What to work on — Somewhere in the records below is a line containing "Build a Huffman". Copy that line and everything after it through the end, unchanged.

─── Data to examine ───

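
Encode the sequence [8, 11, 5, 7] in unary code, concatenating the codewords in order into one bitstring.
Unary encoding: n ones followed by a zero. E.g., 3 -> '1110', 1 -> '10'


Encode each number as n ones followed by a terminating 0:
  8 -> 111111110 (9 bits)
  11 -> 111111111110 (12 bits)
  5 -> 111110 (6 bits)
  7 -> 11111110 (8 bits)
Total length = 9 + 12 + 6 + 8 = 35 bits.

Unary([8, 11, 5, 7]) = 11111111011111111111011111011111110 (35 bits)


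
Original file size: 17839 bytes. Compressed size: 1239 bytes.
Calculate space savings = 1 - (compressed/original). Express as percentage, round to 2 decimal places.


ratio = compressed/original = 1239/17839 = 0.069455
savings = 1 - ratio = 1 - 0.069455 = 0.930545
as a percentage: 0.930545 * 100 = 93.05%

Space savings = 1 - 1239/17839 = 93.05%


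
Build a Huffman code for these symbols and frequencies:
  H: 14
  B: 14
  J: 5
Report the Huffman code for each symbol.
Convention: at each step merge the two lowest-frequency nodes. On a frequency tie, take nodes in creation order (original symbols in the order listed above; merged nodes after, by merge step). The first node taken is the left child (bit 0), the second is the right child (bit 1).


Huffman tree construction:
Step 1: Merge J(5) + H(14) = 19
Step 2: Merge B(14) + (J+H)(19) = 33
Read each symbol's code off the tree from the root (left child = 0, right child = 1).

Codes:
  H: 11 (length 2)
  B: 0 (length 1)
  J: 10 (length 2)
Average code length: 52/33 = 1.5758 bits/symbol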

───

Response below —
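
Build a Huffman code for these symbols and frequencies:
  H: 14
  B: 14
  J: 5
Report the Huffman code for each symbol.
Convention: at each step merge the two lowest-frequency nodes. On a frequency tie, take nodes in creation order (original symbols in the order listed above; merged nodes after, by merge step). The first node taken is the left child (bit 0), the second is the right child (bit 1).


Huffman tree construction:
Step 1: Merge J(5) + H(14) = 19
Step 2: Merge B(14) + (J+H)(19) = 33
Read each symbol's code off the tree from the root (left child = 0, right child = 1).

Codes:
  H: 11 (length 2)
  B: 0 (length 1)
  J: 10 (length 2)
Average code length: 52/33 = 1.5758 bits/symbol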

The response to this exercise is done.